Work instruction:
In full and without alteration, output each record given here.

*** Records to process

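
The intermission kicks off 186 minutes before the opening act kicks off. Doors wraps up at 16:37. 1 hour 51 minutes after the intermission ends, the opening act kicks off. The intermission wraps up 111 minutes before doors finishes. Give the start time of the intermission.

13:31

The intermission ends at 16:37 − 111 min = 14:46.
The opening act starts at 14:46 + 111 min = 16:37.
The intermission starts at 16:37 − 186 min = 13:31.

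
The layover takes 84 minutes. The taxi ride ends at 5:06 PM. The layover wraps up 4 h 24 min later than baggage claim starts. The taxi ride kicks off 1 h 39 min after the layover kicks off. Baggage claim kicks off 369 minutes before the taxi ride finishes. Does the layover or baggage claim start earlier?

Baggage claim starts at 5:06 PM − 369 min = 10:57 AM.
The layover ends at 10:57 AM + 264 min = 3:21 PM.
The layover starts at 3:21 PM − 84 min = 1:57 PM.
The layover starts at 1:57 PM and baggage claim starts at 10:57 AM, so baggage claim is first.

baggage claim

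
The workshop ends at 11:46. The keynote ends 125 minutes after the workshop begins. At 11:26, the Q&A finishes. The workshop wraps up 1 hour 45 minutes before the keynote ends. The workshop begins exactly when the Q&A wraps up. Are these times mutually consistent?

The workshop starts at 11:26.
The keynote ends at 11:26 + 125 min = 13:31.
The workshop ends at 13:31 − 105 min = 11:46.
That matches the stated 11:46, so the schedule is consistent.

Yes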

******

Result:
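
The intermission kicks off 186 minutes before the opening act kicks off. Doors wraps up at 16:37. 1 hour 51 minutes after the intermission ends, the opening act kicks off. The intermission wraps up 111 minutes before doors finishes. Give the start time of the intermission.

13:31

The intermission ends at 16:37 − 111 min = 14:46.
The opening act starts at 14:46 + 111 min = 16:37.
The intermission starts at 16:37 − 186 min = 13:31.

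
The layover takes 84 minutes. The taxi ride ends at 5:06 PM. The layover wraps up 4 h 24 min later than baggage claim starts. The taxi ride kicks off 1 h 39 min after the layover kicks off. Baggage claim kicks off 369 minutes before the taxi ride finishes. Does the layover or baggage claim start earlier?

Baggage claim starts at 5:06 PM − 369 min = 10:57 AM.
The layover ends at 10:57 AM + 264 min = 3:21 PM.
The layover starts at 3:21 PM − 84 min = 1:57 PM.
The layover starts at 1:57 PM and baggage claim starts at 10:57 AM, so baggage claim is first.

baggage claim

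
The workshop ends at 11:46. The keynote ends 125 minutes after the workshop begins. At 11:26, the Q&A finishes. The workshop wraps up 1 hour 45 minutes before the keynote ends. The workshop begins exactly when the Q&A wraps up. Are these times mutually consistent?

The workshop starts at 11:26.
The keynote ends at 11:26 + 125 min = 13:31.
The workshop ends at 13:31 − 105 min = 11:46.
That matches the stated 11:46, so the schedule is consistent.

Yes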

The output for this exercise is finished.